> **Task item**: Look over the entries below. Report how many lines hold the word "symbols", and only that.

> **Stored data**:
*** Block opens ***
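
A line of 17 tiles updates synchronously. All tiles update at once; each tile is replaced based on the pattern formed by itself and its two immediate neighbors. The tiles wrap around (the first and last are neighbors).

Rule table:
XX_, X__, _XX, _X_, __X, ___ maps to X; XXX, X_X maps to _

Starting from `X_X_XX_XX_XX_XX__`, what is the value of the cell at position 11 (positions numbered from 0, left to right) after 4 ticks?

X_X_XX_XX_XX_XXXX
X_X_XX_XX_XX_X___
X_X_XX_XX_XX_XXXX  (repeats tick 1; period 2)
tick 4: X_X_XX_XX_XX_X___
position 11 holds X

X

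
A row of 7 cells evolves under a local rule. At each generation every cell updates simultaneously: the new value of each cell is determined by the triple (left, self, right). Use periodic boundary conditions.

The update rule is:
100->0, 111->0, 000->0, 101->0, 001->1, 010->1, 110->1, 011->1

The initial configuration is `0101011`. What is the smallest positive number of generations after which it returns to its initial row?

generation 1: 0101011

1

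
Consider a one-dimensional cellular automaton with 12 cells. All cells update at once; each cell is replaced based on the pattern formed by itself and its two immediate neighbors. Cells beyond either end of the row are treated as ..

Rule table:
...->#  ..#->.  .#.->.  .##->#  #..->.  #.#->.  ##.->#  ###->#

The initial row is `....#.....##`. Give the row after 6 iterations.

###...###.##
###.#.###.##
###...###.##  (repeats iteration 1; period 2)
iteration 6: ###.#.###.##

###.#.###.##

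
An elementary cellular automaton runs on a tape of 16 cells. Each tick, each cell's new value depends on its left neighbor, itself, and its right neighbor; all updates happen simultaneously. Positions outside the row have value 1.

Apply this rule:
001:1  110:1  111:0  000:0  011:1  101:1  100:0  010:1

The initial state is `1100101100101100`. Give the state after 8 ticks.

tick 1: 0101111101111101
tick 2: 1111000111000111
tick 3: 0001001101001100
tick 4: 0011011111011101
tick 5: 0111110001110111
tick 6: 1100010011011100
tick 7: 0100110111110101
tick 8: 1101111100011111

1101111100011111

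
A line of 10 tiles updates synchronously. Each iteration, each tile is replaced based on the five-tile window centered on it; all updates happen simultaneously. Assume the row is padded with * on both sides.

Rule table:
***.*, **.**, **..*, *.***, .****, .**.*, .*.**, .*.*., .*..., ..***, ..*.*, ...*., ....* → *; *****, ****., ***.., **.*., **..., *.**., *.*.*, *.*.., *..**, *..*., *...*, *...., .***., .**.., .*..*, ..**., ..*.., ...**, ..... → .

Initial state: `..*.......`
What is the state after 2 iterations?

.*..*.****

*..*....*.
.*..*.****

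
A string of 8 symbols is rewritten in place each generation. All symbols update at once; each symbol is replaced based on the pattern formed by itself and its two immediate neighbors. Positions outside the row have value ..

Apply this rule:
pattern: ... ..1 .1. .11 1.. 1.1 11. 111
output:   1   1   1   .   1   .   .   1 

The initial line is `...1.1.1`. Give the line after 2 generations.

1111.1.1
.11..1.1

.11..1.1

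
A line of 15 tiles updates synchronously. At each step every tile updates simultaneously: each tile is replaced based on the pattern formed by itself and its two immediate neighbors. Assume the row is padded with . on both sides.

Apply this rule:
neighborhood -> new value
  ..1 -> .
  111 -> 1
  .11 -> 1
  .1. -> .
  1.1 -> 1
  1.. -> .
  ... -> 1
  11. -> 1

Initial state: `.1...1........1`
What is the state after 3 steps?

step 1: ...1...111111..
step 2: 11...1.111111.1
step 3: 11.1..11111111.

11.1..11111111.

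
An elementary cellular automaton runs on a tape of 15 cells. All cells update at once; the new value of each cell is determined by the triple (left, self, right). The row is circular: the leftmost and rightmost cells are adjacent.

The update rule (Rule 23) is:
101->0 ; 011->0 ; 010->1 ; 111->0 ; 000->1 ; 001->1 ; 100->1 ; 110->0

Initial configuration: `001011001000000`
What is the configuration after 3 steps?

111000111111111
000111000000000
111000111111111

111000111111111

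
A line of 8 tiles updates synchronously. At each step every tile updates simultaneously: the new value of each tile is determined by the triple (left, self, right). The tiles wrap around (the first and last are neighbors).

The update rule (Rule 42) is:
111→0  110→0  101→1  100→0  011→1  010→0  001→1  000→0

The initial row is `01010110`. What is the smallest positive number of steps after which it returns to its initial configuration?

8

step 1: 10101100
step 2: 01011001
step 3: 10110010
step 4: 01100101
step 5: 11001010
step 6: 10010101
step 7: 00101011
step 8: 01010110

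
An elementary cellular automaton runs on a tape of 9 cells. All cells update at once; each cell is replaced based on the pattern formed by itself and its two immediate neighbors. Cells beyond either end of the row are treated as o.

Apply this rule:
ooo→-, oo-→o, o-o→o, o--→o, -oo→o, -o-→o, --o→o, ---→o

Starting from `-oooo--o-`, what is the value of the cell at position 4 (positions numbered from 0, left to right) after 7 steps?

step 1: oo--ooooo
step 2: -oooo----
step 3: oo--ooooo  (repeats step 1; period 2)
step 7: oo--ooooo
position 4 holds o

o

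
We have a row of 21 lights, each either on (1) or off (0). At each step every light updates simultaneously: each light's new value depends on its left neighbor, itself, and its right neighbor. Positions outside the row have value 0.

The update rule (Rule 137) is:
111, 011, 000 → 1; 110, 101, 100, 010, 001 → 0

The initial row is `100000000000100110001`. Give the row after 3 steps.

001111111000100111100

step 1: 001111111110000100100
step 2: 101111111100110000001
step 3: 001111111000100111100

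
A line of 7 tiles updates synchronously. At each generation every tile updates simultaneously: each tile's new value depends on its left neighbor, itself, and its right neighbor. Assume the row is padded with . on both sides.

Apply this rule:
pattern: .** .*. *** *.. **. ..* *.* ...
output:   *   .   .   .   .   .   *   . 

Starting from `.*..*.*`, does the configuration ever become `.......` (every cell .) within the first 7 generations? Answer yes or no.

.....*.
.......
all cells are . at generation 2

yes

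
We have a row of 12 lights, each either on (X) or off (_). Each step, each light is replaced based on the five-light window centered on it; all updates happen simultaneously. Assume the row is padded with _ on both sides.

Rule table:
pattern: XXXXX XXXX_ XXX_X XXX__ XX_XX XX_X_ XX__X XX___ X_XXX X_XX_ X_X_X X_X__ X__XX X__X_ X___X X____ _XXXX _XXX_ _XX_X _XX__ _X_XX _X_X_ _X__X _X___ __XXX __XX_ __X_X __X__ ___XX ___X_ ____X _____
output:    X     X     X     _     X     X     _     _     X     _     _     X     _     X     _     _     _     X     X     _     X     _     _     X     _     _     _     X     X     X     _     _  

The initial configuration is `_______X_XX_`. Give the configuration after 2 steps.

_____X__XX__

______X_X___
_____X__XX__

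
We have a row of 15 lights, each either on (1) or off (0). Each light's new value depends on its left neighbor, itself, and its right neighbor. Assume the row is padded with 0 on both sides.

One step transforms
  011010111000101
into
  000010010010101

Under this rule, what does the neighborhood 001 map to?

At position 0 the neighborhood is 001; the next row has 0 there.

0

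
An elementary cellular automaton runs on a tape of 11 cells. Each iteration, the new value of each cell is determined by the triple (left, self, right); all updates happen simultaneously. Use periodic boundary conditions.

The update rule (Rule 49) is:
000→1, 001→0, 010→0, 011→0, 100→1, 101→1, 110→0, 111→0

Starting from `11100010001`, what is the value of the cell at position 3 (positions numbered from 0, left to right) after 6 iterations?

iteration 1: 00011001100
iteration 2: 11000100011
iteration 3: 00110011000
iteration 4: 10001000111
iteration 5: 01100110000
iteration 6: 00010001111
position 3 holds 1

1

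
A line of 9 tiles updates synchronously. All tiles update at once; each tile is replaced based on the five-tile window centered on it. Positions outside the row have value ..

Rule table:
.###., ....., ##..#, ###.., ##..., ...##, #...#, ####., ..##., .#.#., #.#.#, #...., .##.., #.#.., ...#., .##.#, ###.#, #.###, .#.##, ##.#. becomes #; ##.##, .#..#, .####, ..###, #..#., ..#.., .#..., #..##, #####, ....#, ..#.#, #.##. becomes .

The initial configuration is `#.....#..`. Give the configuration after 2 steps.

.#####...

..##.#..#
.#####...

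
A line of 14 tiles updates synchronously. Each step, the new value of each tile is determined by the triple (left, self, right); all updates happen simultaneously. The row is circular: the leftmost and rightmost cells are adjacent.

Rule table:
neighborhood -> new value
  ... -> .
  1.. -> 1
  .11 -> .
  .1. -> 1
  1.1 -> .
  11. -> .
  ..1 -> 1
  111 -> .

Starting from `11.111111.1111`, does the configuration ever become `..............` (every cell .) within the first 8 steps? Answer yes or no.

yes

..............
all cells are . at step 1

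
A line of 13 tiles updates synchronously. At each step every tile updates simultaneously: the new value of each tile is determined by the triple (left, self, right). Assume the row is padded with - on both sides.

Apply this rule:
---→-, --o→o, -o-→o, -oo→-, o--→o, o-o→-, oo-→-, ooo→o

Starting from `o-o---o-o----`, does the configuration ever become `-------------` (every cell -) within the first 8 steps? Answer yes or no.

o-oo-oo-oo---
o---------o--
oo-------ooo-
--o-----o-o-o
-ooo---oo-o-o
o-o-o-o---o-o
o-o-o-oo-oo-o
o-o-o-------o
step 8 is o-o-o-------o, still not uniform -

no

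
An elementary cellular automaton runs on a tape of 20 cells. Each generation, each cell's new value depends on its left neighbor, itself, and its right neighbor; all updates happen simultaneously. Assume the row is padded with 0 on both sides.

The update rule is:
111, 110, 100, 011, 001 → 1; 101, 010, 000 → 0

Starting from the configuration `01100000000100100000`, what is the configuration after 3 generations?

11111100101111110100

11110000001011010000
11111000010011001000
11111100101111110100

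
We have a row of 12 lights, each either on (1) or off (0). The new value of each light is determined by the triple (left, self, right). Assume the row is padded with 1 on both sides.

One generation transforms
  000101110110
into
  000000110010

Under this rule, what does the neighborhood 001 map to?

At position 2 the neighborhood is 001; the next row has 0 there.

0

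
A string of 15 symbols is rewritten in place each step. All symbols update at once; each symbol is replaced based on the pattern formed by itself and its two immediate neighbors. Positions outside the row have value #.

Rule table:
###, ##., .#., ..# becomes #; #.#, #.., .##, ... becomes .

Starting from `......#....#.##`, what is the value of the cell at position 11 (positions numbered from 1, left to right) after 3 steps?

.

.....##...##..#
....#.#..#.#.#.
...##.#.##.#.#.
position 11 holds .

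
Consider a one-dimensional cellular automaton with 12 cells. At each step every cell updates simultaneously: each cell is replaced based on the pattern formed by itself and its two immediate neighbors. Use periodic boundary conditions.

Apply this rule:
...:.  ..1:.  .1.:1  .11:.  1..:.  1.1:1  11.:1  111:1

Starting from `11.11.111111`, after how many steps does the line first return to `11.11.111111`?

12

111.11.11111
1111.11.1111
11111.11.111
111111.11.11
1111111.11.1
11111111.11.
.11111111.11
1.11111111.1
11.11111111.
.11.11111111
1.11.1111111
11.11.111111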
*** Block closes ***
> **Written answer**: 2